EXTRACTED DATA section start

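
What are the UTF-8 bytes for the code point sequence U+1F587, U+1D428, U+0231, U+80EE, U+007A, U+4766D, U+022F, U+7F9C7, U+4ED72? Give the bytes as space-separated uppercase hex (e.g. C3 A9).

F0 9F 96 87 F0 9D 90 A8 C8 B1 E8 83 AE 7A F1 87 99 AD C8 AF F1 BF A7 87 F1 8E B5 B2

U+1F587: 4-byte form → F0 9F 96 87.
U+1D428: 4-byte form → F0 9D 90 A8.
U+0231: 2-byte form → C8 B1.
U+80EE: 3-byte form → E8 83 AE.
U+007A: 1-byte form → 7A.
U+4766D: 4-byte form → F1 87 99 AD.
U+022F: 2-byte form → C8 AF.
U+7F9C7: 4-byte form → F1 BF A7 87.
U+4ED72: 4-byte form → F1 8E B5 B2.
Concatenated (28 bytes): F0 9F 96 87 F0 9D 90 A8 C8 B1 E8 83 AE 7A F1 87 99 AD C8 AF F1 BF A7 87 F1 8E B5 B2.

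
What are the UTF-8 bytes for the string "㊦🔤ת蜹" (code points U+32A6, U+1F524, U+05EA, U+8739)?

U+32A6: 3-byte form → E3 8A A6.
U+1F524: 4-byte form → F0 9F 94 A4.
U+05EA: 2-byte form → D7 AA.
U+8739: 3-byte form → E8 9C B9.
Concatenated (12 bytes): E3 8A A6 F0 9F 94 A4 D7 AA E8 9C B9.

E3 8A A6 F0 9F 94 A4 D7 AA E8 9C B9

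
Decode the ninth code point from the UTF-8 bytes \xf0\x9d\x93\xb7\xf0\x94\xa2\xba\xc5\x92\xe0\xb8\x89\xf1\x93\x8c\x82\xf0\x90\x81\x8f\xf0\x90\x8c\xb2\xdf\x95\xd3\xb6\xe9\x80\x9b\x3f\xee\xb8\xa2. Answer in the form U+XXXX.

Offset 0: leading byte 0xF0 = 11110000 → 4-byte char #1 = F0 9D 93 B7.
Offset 4: leading byte 0xF0 = 11110000 → 4-byte char #2 = F0 94 A2 BA.
Offset 8: leading byte 0xC5 = 11000101 → 2-byte char #3 = C5 92.
Offset 10: leading byte 0xE0 = 11100000 → 3-byte char #4 = E0 B8 89.
Offset 13: leading byte 0xF1 = 11110001 → 4-byte char #5 = F1 93 8C 82.
Offset 17: leading byte 0xF0 = 11110000 → 4-byte char #6 = F0 90 81 8F.
Offset 21: leading byte 0xF0 = 11110000 → 4-byte char #7 = F0 90 8C B2.
Offset 25: leading byte 0xDF = 11011111 → 2-byte char #8 = DF 95.
Offset 27: leading byte 0xD3 = 11010011 → 2-byte char #9 = D3 B6.
Leading byte 0xD3 = 11010011 matches 110xxxxx → 2-byte sequence.
Byte 1: 0xD3 = 11010011, payload 10011 (5 bits).
Byte 2: 0xB6 = 10110110 (10xxxxxx ✓), payload 110110.
Concatenate: 10011110110 = 0x4F6 (11 bits → U+04F6).

U+04F6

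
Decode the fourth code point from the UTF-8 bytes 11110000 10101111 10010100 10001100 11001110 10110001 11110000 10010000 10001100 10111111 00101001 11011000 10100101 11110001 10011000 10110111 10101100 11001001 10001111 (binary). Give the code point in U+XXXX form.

Offset 0: leading byte 0xF0 = 11110000 → 4-byte char #1 = F0 AF 94 8C.
Offset 4: leading byte 0xCE = 11001110 → 2-byte char #2 = CE B1.
Offset 6: leading byte 0xF0 = 11110000 → 4-byte char #3 = F0 90 8C BF.
Offset 10: leading byte 0x29 = 00101001 → 1-byte char #4 = 29.
Leading byte 0x29 = 00101001 matches 0xxxxxxx → 1-byte sequence.
Byte 1: 0x29 = 00101001, payload 0101001 (7 bits).
Concatenate: 0101001 = 0x29 (7 bits → U+0029).

U+0029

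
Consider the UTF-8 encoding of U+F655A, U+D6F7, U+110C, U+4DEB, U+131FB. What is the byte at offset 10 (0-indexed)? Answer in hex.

U+F655A → 4-byte form F3 B6 95 9A at offsets 0–3.
U+D6F7 → 3-byte form ED 9B B7 at offsets 4–6.
U+110C → 3-byte form E1 84 8C at offsets 7–9.
U+4DEB → 3-byte form E4 B7 AB at offsets 10–12.
Offset 10 falls in char 4's range; it's byte 1 of E4 B7 AB = 0xE4.

0xE4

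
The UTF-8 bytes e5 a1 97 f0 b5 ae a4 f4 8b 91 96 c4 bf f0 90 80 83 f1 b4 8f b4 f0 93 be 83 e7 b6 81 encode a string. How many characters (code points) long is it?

8

Byte at offset 0: 0xE5 = 11100101 → 3-byte char (#1). Advance 3.
Byte at offset 3: 0xF0 = 11110000 → 4-byte char (#2). Advance 4.
Byte at offset 7: 0xF4 = 11110100 → 4-byte char (#3). Advance 4.
Byte at offset 11: 0xC4 = 11000100 → 2-byte char (#4). Advance 2.
Byte at offset 13: 0xF0 = 11110000 → 4-byte char (#5). Advance 4.
Byte at offset 17: 0xF1 = 11110001 → 4-byte char (#6). Advance 4.
Byte at offset 21: 0xF0 = 11110000 → 4-byte char (#7). Advance 4.
Byte at offset 25: 0xE7 = 11100111 → 3-byte char (#8). Advance 3.
Reached end at offset 28 after 8 code points.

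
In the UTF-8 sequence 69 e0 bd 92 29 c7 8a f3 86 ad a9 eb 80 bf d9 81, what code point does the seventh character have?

U+0641

Offset 0: leading byte 0x69 = 01101001 → 1-byte char #1 = 69.
Offset 1: leading byte 0xE0 = 11100000 → 3-byte char #2 = E0 BD 92.
Offset 4: leading byte 0x29 = 00101001 → 1-byte char #3 = 29.
Offset 5: leading byte 0xC7 = 11000111 → 2-byte char #4 = C7 8A.
Offset 7: leading byte 0xF3 = 11110011 → 4-byte char #5 = F3 86 AD A9.
Offset 11: leading byte 0xEB = 11101011 → 3-byte char #6 = EB 80 BF.
Offset 14: leading byte 0xD9 = 11011001 → 2-byte char #7 = D9 81.
Leading byte 0xD9 = 11011001 matches 110xxxxx → 2-byte sequence.
Byte 1: 0xD9 = 11011001, payload 11001 (5 bits).
Byte 2: 0x81 = 10000001 (10xxxxxx ✓), payload 000001.
Concatenate: 11001000001 = 0x641 (11 bits → U+0641).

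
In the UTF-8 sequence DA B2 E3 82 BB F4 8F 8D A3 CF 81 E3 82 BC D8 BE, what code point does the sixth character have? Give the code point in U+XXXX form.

Offset 0: leading byte 0xDA = 11011010 → 2-byte char #1 = DA B2.
Offset 2: leading byte 0xE3 = 11100011 → 3-byte char #2 = E3 82 BB.
Offset 5: leading byte 0xF4 = 11110100 → 4-byte char #3 = F4 8F 8D A3.
Offset 9: leading byte 0xCF = 11001111 → 2-byte char #4 = CF 81.
Offset 11: leading byte 0xE3 = 11100011 → 3-byte char #5 = E3 82 BC.
Offset 14: leading byte 0xD8 = 11011000 → 2-byte char #6 = D8 BE.
Leading byte 0xD8 = 11011000 matches 110xxxxx → 2-byte sequence.
Byte 1: 0xD8 = 11011000, payload 11000 (5 bits).
Byte 2: 0xBE = 10111110 (10xxxxxx ✓), payload 111110.
Concatenate: 11000111110 = 0x63E (11 bits → U+063E).

U+063E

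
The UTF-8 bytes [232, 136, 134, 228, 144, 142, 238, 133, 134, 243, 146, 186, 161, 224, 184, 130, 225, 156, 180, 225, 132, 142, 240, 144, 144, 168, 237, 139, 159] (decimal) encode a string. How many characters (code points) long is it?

9

Byte at offset 0: 0xE8 = 11101000 → 3-byte char (#1). Advance 3.
Byte at offset 3: 0xE4 = 11100100 → 3-byte char (#2). Advance 3.
Byte at offset 6: 0xEE = 11101110 → 3-byte char (#3). Advance 3.
Byte at offset 9: 0xF3 = 11110011 → 4-byte char (#4). Advance 4.
Byte at offset 13: 0xE0 = 11100000 → 3-byte char (#5). Advance 3.
Byte at offset 16: 0xE1 = 11100001 → 3-byte char (#6). Advance 3.
Byte at offset 19: 0xE1 = 11100001 → 3-byte char (#7). Advance 3.
Byte at offset 22: 0xF0 = 11110000 → 4-byte char (#8). Advance 4.
Byte at offset 26: 0xED = 11101101 → 3-byte char (#9). Advance 3.
Reached end at offset 29 after 9 code points.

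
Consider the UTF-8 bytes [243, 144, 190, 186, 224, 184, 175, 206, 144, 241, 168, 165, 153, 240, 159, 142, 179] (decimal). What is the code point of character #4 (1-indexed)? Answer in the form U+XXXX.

Offset 0: leading byte 0xF3 = 11110011 → 4-byte char #1 = F3 90 BE BA.
Offset 4: leading byte 0xE0 = 11100000 → 3-byte char #2 = E0 B8 AF.
Offset 7: leading byte 0xCE = 11001110 → 2-byte char #3 = CE 90.
Offset 9: leading byte 0xF1 = 11110001 → 4-byte char #4 = F1 A8 A5 99.
Leading byte 0xF1 = 11110001 matches 11110xxx → 4-byte sequence.
Byte 1: 0xF1 = 11110001, payload 001 (3 bits).
Byte 2: 0xA8 = 10101000 (10xxxxxx ✓), payload 101000.
Byte 3: 0xA5 = 10100101 (10xxxxxx ✓), payload 100101.
Byte 4: 0x99 = 10011001 (10xxxxxx ✓), payload 011001.
Concatenate: 001101000100101011001 = 0x68959 (21 bits → U+68959).

U+68959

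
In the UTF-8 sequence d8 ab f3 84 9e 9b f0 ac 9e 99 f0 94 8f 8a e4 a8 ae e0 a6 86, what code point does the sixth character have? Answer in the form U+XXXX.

Offset 0: leading byte 0xD8 = 11011000 → 2-byte char #1 = D8 AB.
Offset 2: leading byte 0xF3 = 11110011 → 4-byte char #2 = F3 84 9E 9B.
Offset 6: leading byte 0xF0 = 11110000 → 4-byte char #3 = F0 AC 9E 99.
Offset 10: leading byte 0xF0 = 11110000 → 4-byte char #4 = F0 94 8F 8A.
Offset 14: leading byte 0xE4 = 11100100 → 3-byte char #5 = E4 A8 AE.
Offset 17: leading byte 0xE0 = 11100000 → 3-byte char #6 = E0 A6 86.
Leading byte 0xE0 = 11100000 matches 1110xxxx → 3-byte sequence.
Byte 1: 0xE0 = 11100000, payload 0000 (4 bits).
Byte 2: 0xA6 = 10100110 (10xxxxxx ✓), payload 100110.
Byte 3: 0x86 = 10000110 (10xxxxxx ✓), payload 000110.
Concatenate: 0000100110000110 = 0x986 (16 bits → U+0986).

U+0986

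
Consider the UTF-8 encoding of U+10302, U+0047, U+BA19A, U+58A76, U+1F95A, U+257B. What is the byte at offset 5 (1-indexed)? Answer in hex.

1-indexed offset 5 is 0-indexed offset 4.
U+10302 → 4-byte form F0 90 8C 82 at offsets 0–3.
U+0047 → 1-byte form 47 at offsets 4–4.
Offset 4 falls in char 2's range; it's byte 1 of 47 = 0x47.

0x47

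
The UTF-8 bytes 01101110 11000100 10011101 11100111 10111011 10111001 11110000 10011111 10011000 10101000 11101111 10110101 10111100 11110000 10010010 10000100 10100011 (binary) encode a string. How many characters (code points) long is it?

6

Byte at offset 0: 0x6E = 01101110 → 1-byte char (#1). Advance 1.
Byte at offset 1: 0xC4 = 11000100 → 2-byte char (#2). Advance 2.
Byte at offset 3: 0xE7 = 11100111 → 3-byte char (#3). Advance 3.
Byte at offset 6: 0xF0 = 11110000 → 4-byte char (#4). Advance 4.
Byte at offset 10: 0xEF = 11101111 → 3-byte char (#5). Advance 3.
Byte at offset 13: 0xF0 = 11110000 → 4-byte char (#6). Advance 4.
Reached end at offset 17 after 6 code points.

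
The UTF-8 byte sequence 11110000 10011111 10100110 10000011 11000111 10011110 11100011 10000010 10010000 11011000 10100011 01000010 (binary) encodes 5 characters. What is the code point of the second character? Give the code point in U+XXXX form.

U+01DE

Offset 0: leading byte 0xF0 = 11110000 → 4-byte char #1 = F0 9F A6 83.
Offset 4: leading byte 0xC7 = 11000111 → 2-byte char #2 = C7 9E.
Leading byte 0xC7 = 11000111 matches 110xxxxx → 2-byte sequence.
Byte 1: 0xC7 = 11000111, payload 00111 (5 bits).
Byte 2: 0x9E = 10011110 (10xxxxxx ✓), payload 011110.
Concatenate: 00111011110 = 0x1DE (11 bits → U+01DE).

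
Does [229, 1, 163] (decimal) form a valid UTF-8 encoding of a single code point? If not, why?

Leading byte 0xE5 = 11100101 → 3-byte form.
Byte 2 is 0x01 = 00000001, which is not 10xxxxxx — expected a continuation byte.

invalid (non-continuation byte where continuation expected)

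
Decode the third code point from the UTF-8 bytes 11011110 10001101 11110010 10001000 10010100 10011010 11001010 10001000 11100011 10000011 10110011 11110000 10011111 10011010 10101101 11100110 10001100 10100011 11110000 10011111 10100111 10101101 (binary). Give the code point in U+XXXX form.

Offset 0: leading byte 0xDE = 11011110 → 2-byte char #1 = DE 8D.
Offset 2: leading byte 0xF2 = 11110010 → 4-byte char #2 = F2 88 94 9A.
Offset 6: leading byte 0xCA = 11001010 → 2-byte char #3 = CA 88.
Leading byte 0xCA = 11001010 matches 110xxxxx → 2-byte sequence.
Byte 1: 0xCA = 11001010, payload 01010 (5 bits).
Byte 2: 0x88 = 10001000 (10xxxxxx ✓), payload 001000.
Concatenate: 01010001000 = 0x288 (11 bits → U+0288).

U+0288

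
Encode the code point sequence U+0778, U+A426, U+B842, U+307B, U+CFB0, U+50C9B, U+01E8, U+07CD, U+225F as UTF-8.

DD B8 EA 90 A6 EB A1 82 E3 81 BB EC BE B0 F1 90 B2 9B C7 A8 DF 8D E2 89 9F

U+0778: 2-byte form → DD B8.
U+A426: 3-byte form → EA 90 A6.
U+B842: 3-byte form → EB A1 82.
U+307B: 3-byte form → E3 81 BB.
U+CFB0: 3-byte form → EC BE B0.
U+50C9B: 4-byte form → F1 90 B2 9B.
U+01E8: 2-byte form → C7 A8.
U+07CD: 2-byte form → DF 8D.
U+225F: 3-byte form → E2 89 9F.
Concatenated (25 bytes): DD B8 EA 90 A6 EB A1 82 E3 81 BB EC BE B0 F1 90 B2 9B C7 A8 DF 8D E2 89 9F.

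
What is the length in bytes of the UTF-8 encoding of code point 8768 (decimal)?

3

U+2240 = 0x2240. UTF-8 uses 1 byte below 0x80, 2 below 0x800, 3 below 0x10000, 4 up to 0x10FFFF. 0x2240 is in U+0800–U+FFFF → 3 bytes.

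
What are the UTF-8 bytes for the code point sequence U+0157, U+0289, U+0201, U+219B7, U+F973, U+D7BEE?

C5 97 CA 89 C8 81 F0 A1 A6 B7 EF A5 B3 F3 97 AF AE

U+0157: 2-byte form → C5 97.
U+0289: 2-byte form → CA 89.
U+0201: 2-byte form → C8 81.
U+219B7: 4-byte form → F0 A1 A6 B7.
U+F973: 3-byte form → EF A5 B3.
U+D7BEE: 4-byte form → F3 97 AF AE.
Concatenated (17 bytes): C5 97 CA 89 C8 81 F0 A1 A6 B7 EF A5 B3 F3 97 AF AE.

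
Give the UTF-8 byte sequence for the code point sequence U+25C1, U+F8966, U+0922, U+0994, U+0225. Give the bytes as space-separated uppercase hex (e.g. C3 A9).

U+25C1: 3-byte form → E2 97 81.
U+F8966: 4-byte form → F3 B8 A5 A6.
U+0922: 3-byte form → E0 A4 A2.
U+0994: 3-byte form → E0 A6 94.
U+0225: 2-byte form → C8 A5.
Concatenated (15 bytes): E2 97 81 F3 B8 A5 A6 E0 A4 A2 E0 A6 94 C8 A5.

E2 97 81 F3 B8 A5 A6 E0 A4 A2 E0 A6 94 C8 A5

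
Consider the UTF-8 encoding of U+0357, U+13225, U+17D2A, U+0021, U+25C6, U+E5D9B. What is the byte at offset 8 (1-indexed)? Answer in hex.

1-indexed offset 8 is 0-indexed offset 7.
U+0357 → 2-byte form CD 97 at offsets 0–1.
U+13225 → 4-byte form F0 93 88 A5 at offsets 2–5.
U+17D2A → 4-byte form F0 97 B4 AA at offsets 6–9.
Offset 7 falls in char 3's range; it's byte 2 of F0 97 B4 AA = 0x97.

0x97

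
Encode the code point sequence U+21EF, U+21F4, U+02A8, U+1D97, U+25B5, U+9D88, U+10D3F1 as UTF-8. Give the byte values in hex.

U+21EF: 3-byte form → E2 87 AF.
U+21F4: 3-byte form → E2 87 B4.
U+02A8: 2-byte form → CA A8.
U+1D97: 3-byte form → E1 B6 97.
U+25B5: 3-byte form → E2 96 B5.
U+9D88: 3-byte form → E9 B6 88.
U+10D3F1: 4-byte form → F4 8D 8F B1.
Concatenated (21 bytes): E2 87 AF E2 87 B4 CA A8 E1 B6 97 E2 96 B5 E9 B6 88 F4 8D 8F B1.

E2 87 AF E2 87 B4 CA A8 E1 B6 97 E2 96 B5 E9 B6 88 F4 8D 8F B1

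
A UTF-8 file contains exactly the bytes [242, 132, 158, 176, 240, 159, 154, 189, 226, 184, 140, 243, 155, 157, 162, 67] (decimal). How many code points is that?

5

Byte at offset 0: 0xF2 = 11110010 → 4-byte char (#1). Advance 4.
Byte at offset 4: 0xF0 = 11110000 → 4-byte char (#2). Advance 4.
Byte at offset 8: 0xE2 = 11100010 → 3-byte char (#3). Advance 3.
Byte at offset 11: 0xF3 = 11110011 → 4-byte char (#4). Advance 4.
Byte at offset 15: 0x43 = 01000011 → 1-byte char (#5). Advance 1.
Reached end at offset 16 after 5 code points.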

EXTRACTED DATA section end

### REQUIREMENT
Every line from the one containing "A UTF-8 file" through the last line above should be retyped exactly; no other lines are wanted.

### RESULT OF THIS TASK
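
A UTF-8 file contains exactly the bytes [242, 132, 158, 176, 240, 159, 154, 189, 226, 184, 140, 243, 155, 157, 162, 67] (decimal). How many code points is that?

5

Byte at offset 0: 0xF2 = 11110010 → 4-byte char (#1). Advance 4.
Byte at offset 4: 0xF0 = 11110000 → 4-byte char (#2). Advance 4.
Byte at offset 8: 0xE2 = 11100010 → 3-byte char (#3). Advance 3.
Byte at offset 11: 0xF3 = 11110011 → 4-byte char (#4). Advance 4.
Byte at offset 15: 0x43 = 01000011 → 1-byte char (#5). Advance 1.
Reached end at offset 16 after 5 code points.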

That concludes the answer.